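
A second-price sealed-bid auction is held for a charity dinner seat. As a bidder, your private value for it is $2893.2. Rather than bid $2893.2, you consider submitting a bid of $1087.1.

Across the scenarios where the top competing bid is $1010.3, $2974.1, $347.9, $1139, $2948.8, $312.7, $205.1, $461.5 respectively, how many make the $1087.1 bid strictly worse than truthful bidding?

1

The deviation hurts exactly when the highest competing bid lies strictly between $1087.1 and $2893.2 — underbidding then forfeits a profitable win.
$1010.3: below both → same outcome either way.
$2974.1: above both → same outcome either way.
$347.9: below both → same outcome either way.
$1139: inside the interval → strictly worse (loss $1754.2).
$2948.8: above both → same outcome either way.
$312.7: below both → same outcome either way.
$205.1: below both → same outcome either way.
$461.5: below both → same outcome either way.
Count: 1.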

#### Assigned task:
Output the data in full, please, exactly as written.

#### Completed task:
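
A second-price sealed-bid auction is held for a charity dinner seat. As a bidder, your private value for it is $2893.2. Rather than bid $2893.2, you consider submitting a bid of $1087.1.

Across the scenarios where the top competing bid is $1010.3, $2974.1, $347.9, $1139, $2948.8, $312.7, $205.1, $461.5 respectively, how many make the $1087.1 bid strictly worse than truthful bidding?

1

The deviation hurts exactly when the highest competing bid lies strictly between $1087.1 and $2893.2 — underbidding then forfeits a profitable win.
$1010.3: below both → same outcome either way.
$2974.1: above both → same outcome either way.
$347.9: below both → same outcome either way.
$1139: inside the interval → strictly worse (loss $1754.2).
$2948.8: above both → same outcome either way.
$312.7: below both → same outcome either way.
$205.1: below both → same outcome either way.
$461.5: below both → same outcome either way.
Count: 1.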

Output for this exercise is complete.